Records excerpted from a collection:

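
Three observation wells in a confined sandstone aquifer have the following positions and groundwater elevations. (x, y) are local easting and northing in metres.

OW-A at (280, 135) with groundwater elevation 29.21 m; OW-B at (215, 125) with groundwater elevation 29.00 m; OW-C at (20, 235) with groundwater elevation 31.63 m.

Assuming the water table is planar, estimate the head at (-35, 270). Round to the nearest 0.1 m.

Differences from OW-A: to OW-B (Δx, Δy, Δh) = (-65, -10, -0.21); to OW-C = (-260, 100, +2.42).
Solve a·Δx + b·Δy = Δh: det = (-65)·100 − (-260)·(-10) = -9100.
∂h/∂x = [(-0.21)·100 − (+2.42)·(-10)] / -9100 = -0.0003516
∂h/∂y = [(-65)·(+2.42) − (-260)·(-0.21)] / -9100 = +0.02329
h(-35, 270) = 29.21 + (-0.0003516)·(-315) + (+0.02329)·(135) = 29.21 +0.111 +3.144 = 32.464 m.

32.5 m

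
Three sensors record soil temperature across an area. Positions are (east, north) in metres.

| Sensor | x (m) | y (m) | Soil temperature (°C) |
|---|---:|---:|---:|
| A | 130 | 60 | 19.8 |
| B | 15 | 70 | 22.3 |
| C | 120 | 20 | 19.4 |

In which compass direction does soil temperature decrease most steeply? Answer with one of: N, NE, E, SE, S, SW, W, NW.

With T = a·x + b·y + c and A as origin, the differences give:
  (-115)·a + 10·b = +2.5
  (-10)·a + (-40)·b = -0.4
Eliminate b (×(-40) and ×10, subtract): 4700·a = -96.00 → a = ∂T/∂x = -0.02043
Back-substitute: b = ∂T/∂y = +0.01511.
Steepest decrease is along −∇f = (+0.02043 E, -0.01511 N) → southeast.

SE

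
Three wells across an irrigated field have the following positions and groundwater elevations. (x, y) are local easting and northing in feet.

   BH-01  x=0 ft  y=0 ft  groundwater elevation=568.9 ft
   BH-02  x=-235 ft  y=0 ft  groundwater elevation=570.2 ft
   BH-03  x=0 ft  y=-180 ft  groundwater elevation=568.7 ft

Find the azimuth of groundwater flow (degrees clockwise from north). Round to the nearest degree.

101°

∂h/∂x = (570.2 − 568.9) / (-235 − 0) = -0.005532
∂h/∂y = (568.7 − 568.9) / (-180 − 0) = +0.001111
Flow direction (−∇h) has components (+0.005532 E, -0.001111 N).
Azimuth = atan2(E, N) = atan2(+0.005532, -0.001111) = 101.4° ≈ 101°.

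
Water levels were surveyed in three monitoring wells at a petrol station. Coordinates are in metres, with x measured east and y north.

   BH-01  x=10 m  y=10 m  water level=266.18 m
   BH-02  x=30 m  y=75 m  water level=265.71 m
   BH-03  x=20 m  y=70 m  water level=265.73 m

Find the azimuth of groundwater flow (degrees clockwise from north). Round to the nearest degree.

346°

Differences from BH-01: to BH-02 (Δx, Δy, Δh) = (20, 65, -0.47); to BH-03 = (10, 60, -0.45).
Determinant of the coordinate differences = 20·60 − 10·65 = 550.
∂h/∂x = [(-0.47)·60 − (-0.45)·65] / 550 = +0.001909
∂h/∂y = [20·(-0.45) − 10·(-0.47)] / 550 = -0.007818
Flow direction (−∇h) has components (-0.001909 E, +0.007818 N).
Azimuth = atan2(E, N) = atan2(-0.001909, +0.007818) = 346.3° ≈ 346°.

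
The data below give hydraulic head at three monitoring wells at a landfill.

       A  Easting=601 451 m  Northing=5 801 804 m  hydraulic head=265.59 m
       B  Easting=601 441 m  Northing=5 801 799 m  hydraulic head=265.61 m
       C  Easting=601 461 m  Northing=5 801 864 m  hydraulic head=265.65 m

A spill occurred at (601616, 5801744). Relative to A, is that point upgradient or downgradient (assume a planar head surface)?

Differences from A: to B (Δx, Δy, Δh) = (-10, -5, +0.02); to C = (10, 60, +0.06).
Determinant of the coordinate differences = (-10)·60 − 10·(-5) = -550.
∂h/∂x = [(+0.02)·60 − (+0.06)·(-5)] / -550 = -0.002727
∂h/∂y = [(-10)·(+0.06) − 10·(+0.02)] / -550 = +0.001455
Head at (601616, 5801744) = 265.59 + (-0.002727)·(165) + (+0.001455)·(-60) = 265.05 m.
That is lower than the 265.59 m at A, so the point is downgradient.

downgradient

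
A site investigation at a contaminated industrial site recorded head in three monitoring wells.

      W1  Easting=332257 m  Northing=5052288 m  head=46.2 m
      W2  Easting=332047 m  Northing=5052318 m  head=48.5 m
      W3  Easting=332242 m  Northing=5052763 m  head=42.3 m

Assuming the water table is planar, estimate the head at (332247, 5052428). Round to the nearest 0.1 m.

Differences from W1: to W2 (Δx, Δy, Δh) = (-210, 30, +2.3); to W3 = (-15, 475, -3.9).
Solve a·Δx + b·Δy = Δh: det = (-210)·475 − (-15)·30 = -99300.
∂h/∂x = [(+2.3)·475 − (-3.9)·30] / -99300 = -0.01218
∂h/∂y = [(-210)·(-3.9) − (-15)·(+2.3)] / -99300 = -0.008595
h(332247, 5052428) = 46.2 + (-0.01218)·(-10) + (-0.008595)·(140) = 46.2 +0.122 -1.203 = 45.118 m.

45.1 m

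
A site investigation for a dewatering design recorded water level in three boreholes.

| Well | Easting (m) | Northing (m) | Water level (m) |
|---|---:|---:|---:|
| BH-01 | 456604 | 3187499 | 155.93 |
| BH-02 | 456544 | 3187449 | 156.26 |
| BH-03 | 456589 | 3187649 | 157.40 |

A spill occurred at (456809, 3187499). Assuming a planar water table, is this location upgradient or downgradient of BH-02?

downgradient

Taking BH-01 as reference: BH-02−BH-01 = (-60, -50, +0.33); BH-03−BH-01 = (-15, 150, +1.47).
Solve a·Δx + b·Δy = Δh: det = (-60)·150 − (-15)·(-50) = -9750.
∂h/∂x = [(+0.33)·150 − (+1.47)·(-50)] / -9750 = -0.01262
∂h/∂y = [(-60)·(+1.47) − (-15)·(+0.33)] / -9750 = +0.008538
Head at (456809, 3187499) = 155.93 + (-0.01262)·(205) + (+0.008538)·(0) = 153.34 m.
That is lower than the 156.26 m at BH-02, so the point is downgradient.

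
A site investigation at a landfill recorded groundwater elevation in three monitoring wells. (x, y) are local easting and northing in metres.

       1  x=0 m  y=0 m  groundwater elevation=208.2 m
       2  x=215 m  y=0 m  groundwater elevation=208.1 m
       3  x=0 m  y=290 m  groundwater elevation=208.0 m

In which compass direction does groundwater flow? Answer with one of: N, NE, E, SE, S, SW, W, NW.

NE

∂h/∂x = (208.1 − 208.2) / (215 − 0) = -0.0004651
∂h/∂y = (208.0 − 208.2) / (290 − 0) = -0.0006897
Flow = −∇h = (+0.0004651 east, +0.0006897 north), which points northeast.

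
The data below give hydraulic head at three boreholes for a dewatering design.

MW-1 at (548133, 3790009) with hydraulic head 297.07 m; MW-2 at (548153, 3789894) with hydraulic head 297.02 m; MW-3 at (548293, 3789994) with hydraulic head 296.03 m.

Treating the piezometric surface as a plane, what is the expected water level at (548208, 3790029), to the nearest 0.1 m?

296.6 m

With h = a·x + b·y + c and MW-1 as origin, the differences give:
  20·a + (-115)·b = -0.05
  160·a + (-15)·b = -1.04
Eliminate b (×(-15) and ×(-115), subtract): 18100·a = -118.850 → a = ∂h/∂x = -0.006566
Back-substitute: b = ∂h/∂y = -0.0007072.
h(548208, 3790029) = 297.07 + (-0.006566)·(75) + (-0.0007072)·(20) = 297.07 -0.492 -0.014 = 296.563 m.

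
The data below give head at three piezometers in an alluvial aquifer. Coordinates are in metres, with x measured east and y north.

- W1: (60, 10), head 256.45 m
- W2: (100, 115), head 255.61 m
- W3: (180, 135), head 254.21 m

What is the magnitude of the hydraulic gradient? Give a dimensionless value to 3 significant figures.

Taking W1 as reference: W2−W1 = (40, 105, -0.84); W3−W1 = (120, 125, -2.24).
Solve a·Δx + b·Δy = Δh: det = 40·125 − 120·105 = -7600.
∂h/∂x = [(-0.84)·125 − (-2.24)·105] / -7600 = -0.01713
∂h/∂y = [40·(-2.24) − 120·(-0.84)] / -7600 = -0.001474
|∇h| = √(-0.01713² + -0.001474²) = 0.01719

0.0172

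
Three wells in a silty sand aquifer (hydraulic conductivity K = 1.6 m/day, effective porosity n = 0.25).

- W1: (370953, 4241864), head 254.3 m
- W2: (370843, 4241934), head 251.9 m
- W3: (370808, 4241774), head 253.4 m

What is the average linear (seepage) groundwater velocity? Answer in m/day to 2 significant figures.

0.12 m/day

Taking W1 as reference: W2−W1 = (-110, 70, -2.4); W3−W1 = (-145, -90, -0.9).
Determinant of the coordinate differences = (-110)·(-90) − (-145)·70 = 20050.
∂h/∂x = [(-2.4)·(-90) − (-0.9)·70] / 20050 = +0.01392
∂h/∂y = [(-110)·(-0.9) − (-145)·(-2.4)] / 20050 = -0.01242
|∇h| = √(0.01392² + -0.01242²) = 0.01866
Seepage velocity v = K·i/n = 1.6 × 0.01866 / 0.25 = 0.1194 m/day.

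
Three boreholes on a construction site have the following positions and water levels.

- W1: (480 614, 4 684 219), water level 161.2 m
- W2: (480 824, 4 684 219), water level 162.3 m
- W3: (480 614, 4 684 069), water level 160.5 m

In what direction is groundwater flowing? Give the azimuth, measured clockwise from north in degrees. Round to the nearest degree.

228°

∂h/∂x = (162.3 − 161.2) / (480824 − 480614) = +0.005238
∂h/∂y = (160.5 − 161.2) / (4684069 − 4684219) = +0.004667
Flow direction (−∇h) has components (-0.005238 E, -0.004667 N).
Azimuth = atan2(E, N) = atan2(-0.005238, -0.004667) = 228.3° ≈ 228°.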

**DESCRIPTION OF THE TASK**
Identify the lines in the entries that hold "recorded" and return each one.

**SOLUTION TO THE PROBLEM**
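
A site investigation at a contaminated industrial site recorded head in three monitoring wells.
A site investigation for a dewatering design recorded water level in three boreholes.
A site investigation at a landfill recorded groundwater elevation in three monitoring wells. (x, y) are local easting and northing in metres.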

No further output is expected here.